_DIRECTIONS FOR THIS TASK_
Reproduce word for word, from the entries below, the line with "tube B | Add", the line with "tube E | Take", and every line between them, and nothing more.

Stored data entries

• • • • •

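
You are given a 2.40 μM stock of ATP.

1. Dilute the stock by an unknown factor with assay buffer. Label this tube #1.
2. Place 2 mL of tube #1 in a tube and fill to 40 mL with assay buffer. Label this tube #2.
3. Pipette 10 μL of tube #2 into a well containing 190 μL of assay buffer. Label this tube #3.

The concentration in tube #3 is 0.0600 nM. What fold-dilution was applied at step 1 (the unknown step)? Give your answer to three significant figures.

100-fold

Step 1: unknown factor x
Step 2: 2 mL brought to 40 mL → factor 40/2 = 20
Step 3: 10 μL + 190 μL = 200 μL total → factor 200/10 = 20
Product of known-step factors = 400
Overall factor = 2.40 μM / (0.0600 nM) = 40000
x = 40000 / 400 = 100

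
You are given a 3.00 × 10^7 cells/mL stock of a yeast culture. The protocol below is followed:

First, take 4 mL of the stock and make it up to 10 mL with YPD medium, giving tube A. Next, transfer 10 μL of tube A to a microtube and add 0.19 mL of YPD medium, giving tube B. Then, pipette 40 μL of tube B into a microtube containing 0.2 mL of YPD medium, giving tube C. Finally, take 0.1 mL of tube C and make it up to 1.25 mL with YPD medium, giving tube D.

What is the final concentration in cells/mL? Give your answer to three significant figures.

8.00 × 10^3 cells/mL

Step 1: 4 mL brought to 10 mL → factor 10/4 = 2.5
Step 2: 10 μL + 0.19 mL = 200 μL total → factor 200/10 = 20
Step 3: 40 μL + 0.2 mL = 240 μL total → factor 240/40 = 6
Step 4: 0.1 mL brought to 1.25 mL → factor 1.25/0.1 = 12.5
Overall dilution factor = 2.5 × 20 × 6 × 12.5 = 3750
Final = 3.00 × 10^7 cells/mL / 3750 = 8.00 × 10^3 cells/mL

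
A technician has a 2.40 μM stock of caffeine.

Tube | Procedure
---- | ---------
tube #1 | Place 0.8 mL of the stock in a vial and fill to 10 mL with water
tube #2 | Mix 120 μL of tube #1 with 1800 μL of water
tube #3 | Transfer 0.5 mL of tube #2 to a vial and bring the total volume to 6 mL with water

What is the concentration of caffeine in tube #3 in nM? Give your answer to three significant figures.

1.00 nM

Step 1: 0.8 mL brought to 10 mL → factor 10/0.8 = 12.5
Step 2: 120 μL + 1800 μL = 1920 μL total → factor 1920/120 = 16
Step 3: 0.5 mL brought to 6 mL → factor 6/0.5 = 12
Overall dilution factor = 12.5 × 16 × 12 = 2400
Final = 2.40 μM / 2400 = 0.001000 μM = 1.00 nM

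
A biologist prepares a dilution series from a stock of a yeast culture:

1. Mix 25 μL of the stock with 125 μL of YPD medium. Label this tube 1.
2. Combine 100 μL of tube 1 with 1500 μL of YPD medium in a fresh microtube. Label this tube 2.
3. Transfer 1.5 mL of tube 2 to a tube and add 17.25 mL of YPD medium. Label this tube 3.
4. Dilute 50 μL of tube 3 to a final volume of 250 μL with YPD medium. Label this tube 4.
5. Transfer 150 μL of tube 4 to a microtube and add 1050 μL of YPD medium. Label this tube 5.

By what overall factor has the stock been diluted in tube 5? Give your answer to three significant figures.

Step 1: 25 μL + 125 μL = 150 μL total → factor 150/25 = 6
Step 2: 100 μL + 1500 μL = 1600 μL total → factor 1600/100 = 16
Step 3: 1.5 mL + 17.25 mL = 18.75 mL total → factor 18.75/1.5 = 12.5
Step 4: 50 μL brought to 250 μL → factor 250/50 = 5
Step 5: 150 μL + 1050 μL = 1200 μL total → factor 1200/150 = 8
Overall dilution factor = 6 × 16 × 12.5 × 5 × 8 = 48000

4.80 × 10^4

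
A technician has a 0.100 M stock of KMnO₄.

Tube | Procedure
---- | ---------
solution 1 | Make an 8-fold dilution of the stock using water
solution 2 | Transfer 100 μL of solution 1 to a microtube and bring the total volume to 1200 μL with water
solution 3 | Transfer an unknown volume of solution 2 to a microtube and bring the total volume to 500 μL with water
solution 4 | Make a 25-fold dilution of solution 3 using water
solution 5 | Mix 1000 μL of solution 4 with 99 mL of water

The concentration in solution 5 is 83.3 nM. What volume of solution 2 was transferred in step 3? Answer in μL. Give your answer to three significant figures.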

• • • • •

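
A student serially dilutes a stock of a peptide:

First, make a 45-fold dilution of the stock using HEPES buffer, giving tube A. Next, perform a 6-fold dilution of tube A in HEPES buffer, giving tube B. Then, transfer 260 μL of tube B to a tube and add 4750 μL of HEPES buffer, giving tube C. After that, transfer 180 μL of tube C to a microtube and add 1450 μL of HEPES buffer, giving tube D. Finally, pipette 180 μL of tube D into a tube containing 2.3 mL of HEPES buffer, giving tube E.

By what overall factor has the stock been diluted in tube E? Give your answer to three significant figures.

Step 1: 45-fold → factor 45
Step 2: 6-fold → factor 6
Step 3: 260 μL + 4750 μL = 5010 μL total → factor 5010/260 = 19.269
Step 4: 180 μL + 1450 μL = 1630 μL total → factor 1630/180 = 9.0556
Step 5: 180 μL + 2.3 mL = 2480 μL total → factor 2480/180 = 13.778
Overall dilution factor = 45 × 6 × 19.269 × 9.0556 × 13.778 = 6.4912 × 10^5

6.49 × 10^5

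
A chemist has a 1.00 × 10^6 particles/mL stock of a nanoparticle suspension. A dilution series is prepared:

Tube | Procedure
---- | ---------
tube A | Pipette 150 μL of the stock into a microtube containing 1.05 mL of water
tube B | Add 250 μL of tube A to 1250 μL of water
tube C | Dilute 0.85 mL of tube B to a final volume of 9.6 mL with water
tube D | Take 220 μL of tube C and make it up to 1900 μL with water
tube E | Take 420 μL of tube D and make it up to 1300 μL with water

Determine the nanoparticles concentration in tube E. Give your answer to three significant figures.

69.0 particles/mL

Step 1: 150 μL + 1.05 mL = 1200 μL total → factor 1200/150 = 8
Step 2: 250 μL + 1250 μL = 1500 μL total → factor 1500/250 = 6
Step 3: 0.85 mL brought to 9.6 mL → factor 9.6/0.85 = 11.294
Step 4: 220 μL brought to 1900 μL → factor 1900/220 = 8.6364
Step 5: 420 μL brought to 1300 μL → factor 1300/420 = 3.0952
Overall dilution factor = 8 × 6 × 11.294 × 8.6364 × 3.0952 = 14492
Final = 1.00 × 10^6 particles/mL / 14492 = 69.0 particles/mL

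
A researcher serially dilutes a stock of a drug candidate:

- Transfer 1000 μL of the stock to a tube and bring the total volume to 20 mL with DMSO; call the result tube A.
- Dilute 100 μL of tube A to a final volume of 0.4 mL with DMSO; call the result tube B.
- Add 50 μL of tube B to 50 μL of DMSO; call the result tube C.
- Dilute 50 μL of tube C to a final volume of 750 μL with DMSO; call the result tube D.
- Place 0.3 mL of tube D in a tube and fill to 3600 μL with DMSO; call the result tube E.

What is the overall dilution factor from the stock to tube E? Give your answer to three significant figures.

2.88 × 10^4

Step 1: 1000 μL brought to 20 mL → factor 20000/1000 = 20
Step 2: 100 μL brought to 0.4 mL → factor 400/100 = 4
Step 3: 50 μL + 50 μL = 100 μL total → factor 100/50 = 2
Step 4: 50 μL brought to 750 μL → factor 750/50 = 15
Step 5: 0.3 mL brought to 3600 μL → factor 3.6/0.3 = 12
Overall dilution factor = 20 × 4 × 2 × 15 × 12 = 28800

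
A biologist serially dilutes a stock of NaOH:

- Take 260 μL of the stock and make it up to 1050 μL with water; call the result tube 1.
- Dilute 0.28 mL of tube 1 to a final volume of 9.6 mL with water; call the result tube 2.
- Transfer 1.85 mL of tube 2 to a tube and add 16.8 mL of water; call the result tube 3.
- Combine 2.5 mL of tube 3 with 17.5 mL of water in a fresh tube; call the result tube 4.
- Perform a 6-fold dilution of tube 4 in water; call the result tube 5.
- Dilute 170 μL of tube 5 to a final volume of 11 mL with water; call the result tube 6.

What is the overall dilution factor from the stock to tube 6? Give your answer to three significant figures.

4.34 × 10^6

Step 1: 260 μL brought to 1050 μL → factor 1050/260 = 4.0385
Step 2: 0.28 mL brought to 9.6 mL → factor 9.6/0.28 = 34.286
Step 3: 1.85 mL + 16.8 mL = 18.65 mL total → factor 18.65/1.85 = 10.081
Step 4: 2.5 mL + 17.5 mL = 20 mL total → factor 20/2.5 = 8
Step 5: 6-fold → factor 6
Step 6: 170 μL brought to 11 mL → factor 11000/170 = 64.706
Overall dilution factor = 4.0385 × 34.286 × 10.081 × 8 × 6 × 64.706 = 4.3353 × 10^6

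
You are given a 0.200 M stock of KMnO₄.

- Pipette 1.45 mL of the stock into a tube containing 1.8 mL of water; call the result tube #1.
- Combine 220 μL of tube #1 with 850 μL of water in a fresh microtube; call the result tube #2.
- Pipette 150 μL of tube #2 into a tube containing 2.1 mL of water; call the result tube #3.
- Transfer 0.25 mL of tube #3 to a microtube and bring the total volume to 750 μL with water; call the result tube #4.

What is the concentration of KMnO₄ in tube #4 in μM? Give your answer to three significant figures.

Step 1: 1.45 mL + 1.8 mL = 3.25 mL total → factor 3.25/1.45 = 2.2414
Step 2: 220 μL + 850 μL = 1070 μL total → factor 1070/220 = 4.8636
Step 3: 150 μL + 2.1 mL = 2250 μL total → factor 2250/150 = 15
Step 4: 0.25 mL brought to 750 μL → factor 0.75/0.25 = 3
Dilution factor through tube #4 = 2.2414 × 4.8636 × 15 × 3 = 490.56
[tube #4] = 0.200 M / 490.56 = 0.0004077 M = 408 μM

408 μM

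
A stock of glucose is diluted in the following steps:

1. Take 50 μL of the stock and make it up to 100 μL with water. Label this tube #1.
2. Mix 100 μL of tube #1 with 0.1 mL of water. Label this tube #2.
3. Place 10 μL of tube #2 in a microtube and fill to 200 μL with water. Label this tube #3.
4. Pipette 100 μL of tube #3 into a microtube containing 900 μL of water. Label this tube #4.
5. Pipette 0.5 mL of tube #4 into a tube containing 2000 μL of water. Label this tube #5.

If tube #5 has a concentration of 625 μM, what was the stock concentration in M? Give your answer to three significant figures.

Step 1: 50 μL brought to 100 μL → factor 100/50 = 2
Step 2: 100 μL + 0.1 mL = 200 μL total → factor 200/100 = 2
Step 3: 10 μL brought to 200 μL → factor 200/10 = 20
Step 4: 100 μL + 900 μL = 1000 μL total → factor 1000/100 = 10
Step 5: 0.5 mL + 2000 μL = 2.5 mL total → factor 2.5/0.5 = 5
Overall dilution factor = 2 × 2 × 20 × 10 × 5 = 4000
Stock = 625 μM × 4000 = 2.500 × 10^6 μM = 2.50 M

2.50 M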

• • • • •

_ANSWER AREA_
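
tube B | Add 250 μL of tube A to 1250 μL of water
tube C | Dilute 0.85 mL of tube B to a final volume of 9.6 mL with water
tube D | Take 220 μL of tube C and make it up to 1900 μL with water
tube E | Take 420 μL of tube D and make it up to 1300 μL with water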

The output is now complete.